• _Exercise directions_
Repeat back the listing below, word for word and in full.

• _Supplied material_

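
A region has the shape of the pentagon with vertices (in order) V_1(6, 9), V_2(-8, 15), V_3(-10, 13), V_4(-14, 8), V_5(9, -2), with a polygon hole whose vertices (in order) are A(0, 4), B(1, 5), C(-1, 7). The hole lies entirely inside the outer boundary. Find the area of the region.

177.5

Outer boundary:
Apply the surveyor's formula: 2A = Σ (x_i·y_{i+1} − x_{i+1}·y_i), indices taken mod 5.
Σ = (162) + (46) + (102) + (-44) + (93) = 359
Area = |Σ|/2 = 179.5.
Hole:
Apply the shoelace formula: 2A = Σ (x_i·y_{i+1} − x_{i+1}·y_i), indices taken mod 3.
Σ = (-4) + (12) + (-4) = 4
Area = |Σ|/2 = 2.
Net area = 179.5 − 2 = 177.5.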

• _Written answer_
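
A region has the shape of the pentagon with vertices (in order) V_1(6, 9), V_2(-8, 15), V_3(-10, 13), V_4(-14, 8), V_5(9, -2), with a polygon hole whose vertices (in order) are A(0, 4), B(1, 5), C(-1, 7). The hole lies entirely inside the outer boundary. Find the area of the region.

177.5

Outer boundary:
Apply the surveyor's formula: 2A = Σ (x_i·y_{i+1} − x_{i+1}·y_i), indices taken mod 5.
Σ = (162) + (46) + (102) + (-44) + (93) = 359
Area = |Σ|/2 = 179.5.
Hole:
Apply the shoelace formula: 2A = Σ (x_i·y_{i+1} − x_{i+1}·y_i), indices taken mod 3.
Σ = (-4) + (12) + (-4) = 4
Area = |Σ|/2 = 2.
Net area = 179.5 − 2 = 177.5.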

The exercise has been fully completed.